● Your assignment
Using the records below, repeat exactly the lines from the one holding "A 57.3 m run" through the one holding "A 1370 m run", both ends included, and no others.

● Records supplied

== Segment start ==

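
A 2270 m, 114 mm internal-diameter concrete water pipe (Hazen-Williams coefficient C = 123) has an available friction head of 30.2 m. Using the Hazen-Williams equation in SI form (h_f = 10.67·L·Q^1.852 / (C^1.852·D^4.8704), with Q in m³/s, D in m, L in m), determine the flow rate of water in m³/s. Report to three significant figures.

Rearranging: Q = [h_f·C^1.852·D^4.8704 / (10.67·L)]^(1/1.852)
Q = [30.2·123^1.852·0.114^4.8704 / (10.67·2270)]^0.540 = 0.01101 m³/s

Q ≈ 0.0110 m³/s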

== Segment end ==
== Segment start ==

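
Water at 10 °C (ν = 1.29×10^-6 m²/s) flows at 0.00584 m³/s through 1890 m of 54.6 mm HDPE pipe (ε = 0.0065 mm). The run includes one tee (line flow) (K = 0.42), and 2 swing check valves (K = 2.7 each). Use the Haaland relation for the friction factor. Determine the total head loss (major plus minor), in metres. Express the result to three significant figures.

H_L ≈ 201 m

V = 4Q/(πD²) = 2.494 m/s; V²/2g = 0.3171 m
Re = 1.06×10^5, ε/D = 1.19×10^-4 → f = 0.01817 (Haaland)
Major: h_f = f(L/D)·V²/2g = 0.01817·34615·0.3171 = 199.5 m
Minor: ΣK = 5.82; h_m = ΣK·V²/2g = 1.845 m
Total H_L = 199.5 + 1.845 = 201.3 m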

== Segment end ==
== Segment start ==

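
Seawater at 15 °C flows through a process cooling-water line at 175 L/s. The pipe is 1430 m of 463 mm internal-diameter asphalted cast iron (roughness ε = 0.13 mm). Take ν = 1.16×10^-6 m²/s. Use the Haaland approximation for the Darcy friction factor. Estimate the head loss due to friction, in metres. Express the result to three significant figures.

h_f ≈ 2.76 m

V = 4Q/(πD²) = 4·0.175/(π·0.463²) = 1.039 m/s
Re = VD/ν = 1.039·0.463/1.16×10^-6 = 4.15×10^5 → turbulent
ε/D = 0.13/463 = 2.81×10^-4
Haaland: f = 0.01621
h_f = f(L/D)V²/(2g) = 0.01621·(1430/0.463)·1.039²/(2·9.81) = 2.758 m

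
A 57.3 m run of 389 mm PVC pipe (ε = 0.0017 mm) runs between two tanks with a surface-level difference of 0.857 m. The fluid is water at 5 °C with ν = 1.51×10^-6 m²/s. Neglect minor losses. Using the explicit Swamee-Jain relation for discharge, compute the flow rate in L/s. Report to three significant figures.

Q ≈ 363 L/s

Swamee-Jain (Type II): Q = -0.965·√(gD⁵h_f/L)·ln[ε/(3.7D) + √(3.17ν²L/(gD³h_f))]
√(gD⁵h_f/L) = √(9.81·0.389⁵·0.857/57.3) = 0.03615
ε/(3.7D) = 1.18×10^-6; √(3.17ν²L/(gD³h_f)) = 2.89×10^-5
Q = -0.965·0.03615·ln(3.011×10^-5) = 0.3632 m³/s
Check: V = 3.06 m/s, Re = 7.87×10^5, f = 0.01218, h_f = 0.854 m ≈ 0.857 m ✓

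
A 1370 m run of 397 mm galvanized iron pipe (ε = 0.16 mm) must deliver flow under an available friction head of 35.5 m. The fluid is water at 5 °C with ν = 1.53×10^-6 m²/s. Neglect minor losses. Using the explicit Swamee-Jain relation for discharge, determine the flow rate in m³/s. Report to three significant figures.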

== Segment end ==

● Answer section
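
A 57.3 m run of 389 mm PVC pipe (ε = 0.0017 mm) runs between two tanks with a surface-level difference of 0.857 m. The fluid is water at 5 °C with ν = 1.51×10^-6 m²/s. Neglect minor losses. Using the explicit Swamee-Jain relation for discharge, compute the flow rate in L/s. Report to three significant figures.

Q ≈ 363 L/s

Swamee-Jain (Type II): Q = -0.965·√(gD⁵h_f/L)·ln[ε/(3.7D) + √(3.17ν²L/(gD³h_f))]
√(gD⁵h_f/L) = √(9.81·0.389⁵·0.857/57.3) = 0.03615
ε/(3.7D) = 1.18×10^-6; √(3.17ν²L/(gD³h_f)) = 2.89×10^-5
Q = -0.965·0.03615·ln(3.011×10^-5) = 0.3632 m³/s
Check: V = 3.06 m/s, Re = 7.87×10^5, f = 0.01218, h_f = 0.854 m ≈ 0.857 m ✓

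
A 1370 m run of 397 mm galvanized iron pipe (ε = 0.16 mm) must deliver flow under an available friction head of 35.5 m. The fluid is water at 5 °C with ν = 1.53×10^-6 m²/s. Neglect minor losses. Using the explicit Swamee-Jain relation for discharge, determine the flow rate in m³/s. Report to three significant figures.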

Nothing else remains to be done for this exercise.